■ Problem statement ■
Each entry needs to be restated exactly as written.

■ Provided data ■
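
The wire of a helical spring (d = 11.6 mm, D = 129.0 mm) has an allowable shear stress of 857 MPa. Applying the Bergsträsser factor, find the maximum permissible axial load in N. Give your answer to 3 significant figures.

C = D/d = 129.0/11.6 = 11.1207
K_B = (4C+2)/(4C−3) = 46.483/41.483 = 1.1205
τ_max = K·8FD/(πd³) → F_max = τ_allow·πd³/(8DK)
F_max = 857·π·11.6³/(8·129.0·1.1205) = 4.2025e+06/1156.4 = 3634.1 N

3630 N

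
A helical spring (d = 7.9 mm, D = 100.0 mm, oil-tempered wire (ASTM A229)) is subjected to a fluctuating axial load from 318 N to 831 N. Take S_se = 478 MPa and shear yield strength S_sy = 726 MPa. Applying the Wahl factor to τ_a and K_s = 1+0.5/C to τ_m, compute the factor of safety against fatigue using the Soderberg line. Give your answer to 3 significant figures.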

■ Answer to the problem ■
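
The wire of a helical spring (d = 11.6 mm, D = 129.0 mm) has an allowable shear stress of 857 MPa. Applying the Bergsträsser factor, find the maximum permissible axial load in N. Give your answer to 3 significant figures.

C = D/d = 129.0/11.6 = 11.1207
K_B = (4C+2)/(4C−3) = 46.483/41.483 = 1.1205
τ_max = K·8FD/(πd³) → F_max = τ_allow·πd³/(8DK)
F_max = 857·π·11.6³/(8·129.0·1.1205) = 4.2025e+06/1156.4 = 3634.1 N

3630 N

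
A helical spring (d = 7.9 mm, D = 100.0 mm, oil-tempered wire (ASTM A229)) is subjected to a fluctuating axial load from 318 N to 831 N. Take S_se = 478 MPa and shear yield strength S_sy = 726 MPa. Applying the Wahl factor to τ_a and K_s = 1+0.5/C to τ_m, compute the factor of safety against fatigue using the Soderberg line. Give your answer to 3 significant figures.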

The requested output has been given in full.